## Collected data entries
====

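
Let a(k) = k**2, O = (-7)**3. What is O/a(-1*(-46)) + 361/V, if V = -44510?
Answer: -8015403/47091580 ≈ -0.17021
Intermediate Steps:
O = -343
O/a(-1*(-46)) + 361/V = -343/((-1*(-46))**2) + 361/(-44510) = -343/(46**2) + 361*(-1/44510) = -343/2116 - 361/44510 = -8015403/47091580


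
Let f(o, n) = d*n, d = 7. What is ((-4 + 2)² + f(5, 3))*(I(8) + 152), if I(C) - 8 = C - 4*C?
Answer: 3400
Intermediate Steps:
f(o, n) = 7*n
I(C) = 8 - 3*C (I(C) = 8 + (C - 4*C) = 8 - 3*C)
((-4 + 2)² + f(5, 3))*(I(8) + 152) = ((-4 + 2)² + 7*3)*((8 - 3*8) + 152) = ((-2)² + 21)*((8 - 24) + 152) = (4 + 21)*(-16 + 152) = 25*136 = 3400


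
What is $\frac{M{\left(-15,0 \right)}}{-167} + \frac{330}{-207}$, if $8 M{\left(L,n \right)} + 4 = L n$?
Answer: $- \frac{36671}{23046} \approx -1.5912$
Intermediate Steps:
$M{\left(L,n \right)} = - \frac{1}{2} + \frac{L n}{8}$
$\frac{M{\left(-15,0 \right)}}{-167} + \frac{330}{-207} = \frac{- \frac{1}{2} + \frac{1}{8} \left(-15\right) 0}{-167} + \frac{330}{-207} = \left(- \frac{1}{2} + 0\right) \left(- \frac{1}{167}\right) + 330 \left(- \frac{1}{207}\right) = \left(- \frac{1}{2}\right) \left(- \frac{1}{167}\right) - \frac{110}{69} = \frac{1}{334} - \frac{110}{69} = - \frac{36671}{23046}$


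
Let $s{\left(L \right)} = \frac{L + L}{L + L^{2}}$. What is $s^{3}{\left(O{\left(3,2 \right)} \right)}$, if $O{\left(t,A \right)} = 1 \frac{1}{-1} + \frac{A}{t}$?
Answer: $27$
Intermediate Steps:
$O{\left(t,A \right)} = -1 + \frac{A}{t}$ ($O{\left(t,A \right)} = 1 \left(-1\right) + \frac{A}{t} = -1 + \frac{A}{t}$)
$s{\left(L \right)} = \frac{2 L}{L + L^{2}}$
$s^{3}{\left(O{\left(3,2 \right)} \right)} = \left(\frac{2}{1 + \frac{2 - 3}{3}}\right)^{3} = \left(\frac{2}{1 + \frac{1}{3} \left(-1\right)}\right)^{3} = \left(\frac{2}{1 - \frac{1}{3}}\right)^{3} = \left(\frac{2}{\frac{2}{3}}\right)^{3} = \left(2 \cdot \frac{3}{2}\right)^{3} = 3^{3} = 27$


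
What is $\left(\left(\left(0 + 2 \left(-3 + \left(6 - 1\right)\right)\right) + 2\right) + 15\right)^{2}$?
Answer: $441$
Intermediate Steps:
$\left(\left(\left(0 + 2 \left(-3 + \left(6 - 1\right)\right)\right) + 2\right) + 15\right)^{2} = \left(\left(\left(0 + 2 \left(-3 + 5\right)\right) + 2\right) + 15\right)^{2} = \left(\left(\left(0 + 2 \cdot 2\right) + 2\right) + 15\right)^{2} = \left(\left(\left(0 + 4\right) + 2\right) + 15\right)^{2} = \left(\left(4 + 2\right) + 15\right)^{2} = \left(6 + 15\right)^{2} = 21^{2} = 441$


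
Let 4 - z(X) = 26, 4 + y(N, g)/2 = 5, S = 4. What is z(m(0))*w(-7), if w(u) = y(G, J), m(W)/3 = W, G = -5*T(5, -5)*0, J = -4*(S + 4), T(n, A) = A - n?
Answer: -44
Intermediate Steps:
J = -32 (J = -4*(4 + 4) = -4*8 = -32)
G = 0 (G = -5*(-5 - 1*5)*0 = -5*(-5 - 5)*0 = -5*(-10)*0 = 50*0 = 0)
m(W) = 3*W
y(N, g) = 2 (y(N, g) = -8 + 2*5 = -8 + 10 = 2)
w(u) = 2
z(X) = -22 (z(X) = 4 - 1*26 = 4 - 26 = -22)
z(m(0))*w(-7) = -22*2 = -44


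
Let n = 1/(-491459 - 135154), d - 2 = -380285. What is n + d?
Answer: -238290271480/626613 ≈ -3.8028e+5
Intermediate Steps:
d = -380283 (d = 2 - 380285 = -380283)
n = -1/626613 (n = 1/(-626613) = -1/626613 ≈ -1.5959e-6)
n + d = -1/626613 - 380283 = -238290271480/626613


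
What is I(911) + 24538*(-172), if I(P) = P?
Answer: -4219625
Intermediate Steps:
I(911) + 24538*(-172) = 911 + 24538*(-172) = 911 - 4220536 = -4219625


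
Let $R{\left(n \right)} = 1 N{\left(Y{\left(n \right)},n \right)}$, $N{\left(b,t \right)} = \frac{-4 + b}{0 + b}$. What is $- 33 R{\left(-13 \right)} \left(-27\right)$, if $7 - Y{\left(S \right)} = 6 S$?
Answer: $\frac{72171}{85} \approx 849.07$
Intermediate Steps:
$Y{\left(S \right)} = 7 - 6 S$
$N{\left(b,t \right)} = \frac{-4 + b}{b}$
$R{\left(n \right)} = \frac{3 - 6 n}{7 - 6 n}$ ($R{\left(n \right)} = 1 \frac{-4 - \left(-7 + 6 n\right)}{7 - 6 n} = 1 \frac{3 - 6 n}{7 - 6 n} = \frac{3 - 6 n}{7 - 6 n}$)
$- 33 R{\left(-13 \right)} \left(-27\right) = - 33 \frac{3 \left(-1 + 2 \left(-13\right)\right)}{-7 + 6 \left(-13\right)} \left(-27\right) = - 33 \frac{3 \left(-1 - 26\right)}{-7 - 78} \left(-27\right) = - 33 \cdot 3 \frac{1}{-85} \left(-27\right) \left(-27\right) = - 33 \cdot 3 \left(- \frac{1}{85}\right) \left(-27\right) \left(-27\right) = \left(-33\right) \frac{81}{85} \left(-27\right) = \left(- \frac{2673}{85}\right) \left(-27\right) = \frac{72171}{85}$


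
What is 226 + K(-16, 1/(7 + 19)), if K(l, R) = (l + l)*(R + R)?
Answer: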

====

## WHAT TO WORK ON
Begin at the first line of the records above and quote every line verbatim through the one that contains "Answer: 3400".

## RESPONSE BOX
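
Let a(k) = k**2, O = (-7)**3. What is O/a(-1*(-46)) + 361/V, if V = -44510?
Answer: -8015403/47091580 ≈ -0.17021
Intermediate Steps:
O = -343
O/a(-1*(-46)) + 361/V = -343/((-1*(-46))**2) + 361/(-44510) = -343/(46**2) + 361*(-1/44510) = -343/2116 - 361/44510 = -8015403/47091580


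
Let f(o, n) = d*n, d = 7. What is ((-4 + 2)² + f(5, 3))*(I(8) + 152), if I(C) - 8 = C - 4*C?
Answer: 3400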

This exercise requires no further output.